:: Data provided
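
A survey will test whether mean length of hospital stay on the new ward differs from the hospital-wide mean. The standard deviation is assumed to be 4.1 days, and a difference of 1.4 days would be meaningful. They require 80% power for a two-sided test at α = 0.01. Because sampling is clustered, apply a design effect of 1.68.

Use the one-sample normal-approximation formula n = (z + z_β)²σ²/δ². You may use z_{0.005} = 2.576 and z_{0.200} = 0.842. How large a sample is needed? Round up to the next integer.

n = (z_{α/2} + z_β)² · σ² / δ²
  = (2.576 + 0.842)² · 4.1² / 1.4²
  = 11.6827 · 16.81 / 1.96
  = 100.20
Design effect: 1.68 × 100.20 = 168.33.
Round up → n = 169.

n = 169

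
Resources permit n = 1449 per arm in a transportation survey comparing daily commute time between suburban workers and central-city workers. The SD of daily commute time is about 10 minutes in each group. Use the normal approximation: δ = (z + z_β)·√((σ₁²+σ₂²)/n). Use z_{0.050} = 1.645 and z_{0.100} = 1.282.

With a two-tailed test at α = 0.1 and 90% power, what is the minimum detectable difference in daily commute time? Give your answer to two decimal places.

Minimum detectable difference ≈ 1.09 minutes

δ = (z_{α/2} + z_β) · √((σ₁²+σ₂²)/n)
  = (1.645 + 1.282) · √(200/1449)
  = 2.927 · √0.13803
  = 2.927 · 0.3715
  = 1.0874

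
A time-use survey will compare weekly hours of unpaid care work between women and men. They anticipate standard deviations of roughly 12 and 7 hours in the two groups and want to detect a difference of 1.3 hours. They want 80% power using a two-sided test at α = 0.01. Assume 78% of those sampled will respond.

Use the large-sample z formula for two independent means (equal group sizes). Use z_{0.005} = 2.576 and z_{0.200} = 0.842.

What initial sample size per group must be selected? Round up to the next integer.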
::::
** What to produce **
Exactly and only the lines from the one containing "Use the large-sample" to the end of the entries above are to be written out.

** Response to the task **
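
Use the large-sample z formula for two independent means (equal group sizes). Use z_{0.005} = 2.576 and z_{0.200} = 0.842.

What initial sample size per group must be selected? Round up to the next integer.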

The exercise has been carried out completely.